[Dataset entries]
- - - -
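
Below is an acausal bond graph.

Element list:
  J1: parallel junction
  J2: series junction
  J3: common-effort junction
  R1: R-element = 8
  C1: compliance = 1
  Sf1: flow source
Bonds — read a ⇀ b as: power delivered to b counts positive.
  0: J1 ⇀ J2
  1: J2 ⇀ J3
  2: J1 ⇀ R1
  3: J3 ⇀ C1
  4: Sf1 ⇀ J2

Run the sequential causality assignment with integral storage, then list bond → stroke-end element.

bond 4 |Sf1  (Sf1: flow source, stroke at near end)
bond 0 |J2  (J2: bond 4 brought flow, rest push out)
bond 1 |J2  (J2: bond 4 brought flow, rest push out)
bond 3 |J3  (J3 needs exactly one e-in)
bond 2 |J1  (only one effort-in slot at J1)

#0 stroke→J2
#1 stroke→J2
#2 stroke→J1
#3 stroke→J3
#4 stroke→Sf1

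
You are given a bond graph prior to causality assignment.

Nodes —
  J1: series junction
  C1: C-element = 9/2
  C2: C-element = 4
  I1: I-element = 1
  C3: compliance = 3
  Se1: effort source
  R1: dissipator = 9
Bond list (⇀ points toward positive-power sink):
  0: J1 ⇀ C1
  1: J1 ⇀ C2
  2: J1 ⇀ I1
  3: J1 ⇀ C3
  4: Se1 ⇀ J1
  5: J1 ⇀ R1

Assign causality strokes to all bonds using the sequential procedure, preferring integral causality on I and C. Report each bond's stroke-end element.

#4 stroke at J1  (Se1 fixes effort; stroke away)
#0 stroke at J1  (C1: C, integral causality)
#1 stroke at J1  (prefer integral on C2)
#2 stroke at I1  (I1 integral (f out))
#3 stroke at J1  (J1 flow already set via bond 2)
#5 stroke at J1  (common-f at J1 fixed by 2)

β0 stroke→J1
β1 stroke→J1
β2 stroke→I1
β3 stroke→J1
β4 stroke→J1
β5 stroke→J1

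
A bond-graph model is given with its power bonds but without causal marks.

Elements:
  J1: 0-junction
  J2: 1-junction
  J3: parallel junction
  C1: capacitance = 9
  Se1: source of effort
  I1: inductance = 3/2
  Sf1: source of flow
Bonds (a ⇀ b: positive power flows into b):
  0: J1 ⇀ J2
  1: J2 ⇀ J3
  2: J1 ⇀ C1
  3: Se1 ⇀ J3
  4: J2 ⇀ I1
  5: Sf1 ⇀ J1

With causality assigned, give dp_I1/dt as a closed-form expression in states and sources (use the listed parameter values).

#3 stroke at J3  (Se1: effort source, stroke at far end)
#5 stroke at Sf1  (source Sf1 imposes f)
#1 stroke at J2  (J3 effort already set via bond 3)
#2 stroke at J1  (C1: C, integral causality)
#0 stroke at J2  (J1: bond 2 brought effort, rest push out)
#4 stroke at I1  (only one flow-in slot at J2)

dp_I1/dt = -E_Se1 + q_C1/9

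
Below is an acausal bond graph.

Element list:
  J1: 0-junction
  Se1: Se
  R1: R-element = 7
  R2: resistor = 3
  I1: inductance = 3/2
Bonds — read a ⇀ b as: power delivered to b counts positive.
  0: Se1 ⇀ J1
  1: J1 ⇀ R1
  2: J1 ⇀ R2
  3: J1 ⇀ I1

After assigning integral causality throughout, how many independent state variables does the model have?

1  (I1 all integral)

β0 |J1  (Se1: effort source, stroke at far end)
β1 |R1  (J1 effort already set via bond 0)
β2 |R2  (J1 effort already set via bond 0)
β3 |I1  (0-jn J1 has e-setter on 0)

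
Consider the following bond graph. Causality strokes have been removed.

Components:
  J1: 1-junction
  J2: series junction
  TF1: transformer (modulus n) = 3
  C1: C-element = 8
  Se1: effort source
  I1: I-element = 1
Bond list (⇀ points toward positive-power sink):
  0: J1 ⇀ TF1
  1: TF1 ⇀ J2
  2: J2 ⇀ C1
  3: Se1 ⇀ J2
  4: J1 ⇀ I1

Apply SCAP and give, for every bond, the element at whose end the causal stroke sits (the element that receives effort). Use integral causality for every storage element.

#0 stroke at J1
#1 stroke at TF1
#2 stroke at J2
#3 stroke at J2
#4 stroke at I1

bond 3 |J2  (source Se1 imposes e)
bond 2 |J2  (prefer integral on C1)
bond 1 |TF1  (J2 needs exactly one f-in)
bond 0 |J1  (TF1 one-in-one-out from 1)
bond 4 |I1  (J1 needs exactly one f-in)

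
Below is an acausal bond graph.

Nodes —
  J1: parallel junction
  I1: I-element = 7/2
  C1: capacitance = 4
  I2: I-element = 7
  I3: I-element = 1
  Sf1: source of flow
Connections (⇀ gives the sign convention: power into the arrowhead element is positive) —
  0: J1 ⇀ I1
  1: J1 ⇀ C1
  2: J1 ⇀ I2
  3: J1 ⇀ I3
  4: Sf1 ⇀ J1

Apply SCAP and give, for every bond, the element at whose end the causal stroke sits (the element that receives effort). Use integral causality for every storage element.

β0 |I1
β1 |J1
β2 |I2
β3 |I3
β4 |Sf1

#4 stroke at Sf1  (Sf1 (Sf) sets flow on bond)
#0 stroke at I1  (prefer integral on I1)
#1 stroke at J1  (C1: C, integral causality)
#2 stroke at I2  (common-e at J1 fixed by 1)
#3 stroke at I3  (J1 effort already set via bond 1)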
- - - -
■ **The task**
Write the data out once more. Keep every word the same.

■ **Final answer**
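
Below is an acausal bond graph.

Element list:
  J1: parallel junction
  J2: series junction
  J3: common-effort junction
  R1: R-element = 8
  C1: compliance = 1
  Sf1: flow source
Bonds — read a ⇀ b as: power delivered to b counts positive.
  0: J1 ⇀ J2
  1: J2 ⇀ J3
  2: J1 ⇀ R1
  3: J3 ⇀ C1
  4: Sf1 ⇀ J2

Run the sequential causality assignment with integral storage, then list bond → stroke-end element.

bond 4 |Sf1  (Sf1: flow source, stroke at near end)
bond 0 |J2  (J2: bond 4 brought flow, rest push out)
bond 1 |J2  (J2: bond 4 brought flow, rest push out)
bond 3 |J3  (J3 needs exactly one e-in)
bond 2 |J1  (only one effort-in slot at J1)

#0 stroke→J2
#1 stroke→J2
#2 stroke→J1
#3 stroke→J3
#4 stroke→Sf1

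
You are given a bond graph prior to causality assignment.

Nodes —
  J1: series junction
  C1: C-element = 9/2
  C2: C-element = 4
  I1: I-element = 1
  C3: compliance = 3
  Se1: effort source
  R1: dissipator = 9
Bond list (⇀ points toward positive-power sink):
  0: J1 ⇀ C1
  1: J1 ⇀ C2
  2: J1 ⇀ I1
  3: J1 ⇀ C3
  4: Se1 ⇀ J1
  5: J1 ⇀ R1

Assign causality strokes to all bonds using the sequential procedure, preferring integral causality on I and C. Report each bond's stroke-end element.

#4 stroke at J1  (Se1 fixes effort; stroke away)
#0 stroke at J1  (C1: C, integral causality)
#1 stroke at J1  (prefer integral on C2)
#2 stroke at I1  (I1 integral (f out))
#3 stroke at J1  (J1 flow already set via bond 2)
#5 stroke at J1  (common-f at J1 fixed by 2)

β0 stroke→J1
β1 stroke→J1
β2 stroke→I1
β3 stroke→J1
β4 stroke→J1
β5 stroke→J1

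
A bond-graph model is given with its power bonds but without causal marks.

Elements:
  J1: 0-junction
  J2: 1-junction
  J3: parallel junction
  C1: capacitance = 9
  Se1: source of effort
  I1: inductance = 3/2
  Sf1: source of flow
Bonds (a ⇀ b: positive power flows into b):
  0: J1 ⇀ J2
  1: J2 ⇀ J3
  2: J1 ⇀ C1
  3: Se1 ⇀ J3
  4: J2 ⇀ I1
  5: Sf1 ⇀ J1

With causality assigned, give dp_I1/dt as a closed-form expression in states and sources (use the listed parameter values).

#3 stroke at J3  (Se1: effort source, stroke at far end)
#5 stroke at Sf1  (source Sf1 imposes f)
#1 stroke at J2  (J3 effort already set via bond 3)
#2 stroke at J1  (C1: C, integral causality)
#0 stroke at J2  (J1: bond 2 brought effort, rest push out)
#4 stroke at I1  (only one flow-in slot at J2)

dp_I1/dt = -E_Se1 + q_C1/9

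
Below is an acausal bond graph.

Element list:
  J1: 0-junction
  Se1: Se
  R1: R-element = 7
  R2: resistor = 3
  I1: inductance = 3/2
Bonds — read a ⇀ b as: power delivered to b counts positive.
  0: Se1 ⇀ J1
  1: J1 ⇀ R1
  2: J1 ⇀ R2
  3: J1 ⇀ I1

After assigning integral causality throughout, how many independent state variables does the model have?

1  (I1 all integral)

β0 |J1  (Se1: effort source, stroke at far end)
β1 |R1  (J1 effort already set via bond 0)
β2 |R2  (J1 effort already set via bond 0)
β3 |I1  (0-jn J1 has e-setter on 0)

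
Consider the following bond graph. Causality strokes have been removed.

Components:
  J1: 1-junction
  J2: series junction
  TF1: transformer (modulus n) = 3
  C1: C-element = 8
  Se1: effort source
  I1: I-element = 1
Bond list (⇀ points toward positive-power sink):
  0: J1 ⇀ TF1
  1: TF1 ⇀ J2
  2: J2 ⇀ C1
  3: Se1 ⇀ J2
  4: J1 ⇀ I1

Apply SCAP and give, for every bond, the element at whose end the causal stroke sits (the element that receives effort). Use integral causality for every storage element.

#0 stroke at J1
#1 stroke at TF1
#2 stroke at J2
#3 stroke at J2
#4 stroke at I1

bond 3 |J2  (source Se1 imposes e)
bond 2 |J2  (prefer integral on C1)
bond 1 |TF1  (J2 needs exactly one f-in)
bond 0 |J1  (TF1 one-in-one-out from 1)
bond 4 |I1  (J1 needs exactly one f-in)

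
Below is an acausal bond graph.

Nodes —
  J1: parallel junction
  I1: I-element = 7/2
  C1: capacitance = 4
  I2: I-element = 7
  I3: I-element = 1
  Sf1: source of flow
Connections (⇀ gives the sign convention: power into the arrowhead element is positive) —
  0: J1 ⇀ I1
  1: J1 ⇀ C1
  2: J1 ⇀ I2
  3: J1 ⇀ I3
  4: Sf1 ⇀ J1

Apply SCAP and give, for every bond, the element at whose end the causal stroke sits (the element that receives effort). Use integral causality for every storage element.

β0 |I1
β1 |J1
β2 |I2
β3 |I3
β4 |Sf1

#4 stroke at Sf1  (Sf1 (Sf) sets flow on bond)
#0 stroke at I1  (prefer integral on I1)
#1 stroke at J1  (C1: C, integral causality)
#2 stroke at I2  (common-e at J1 fixed by 1)
#3 stroke at I3  (J1 effort already set via bond 1)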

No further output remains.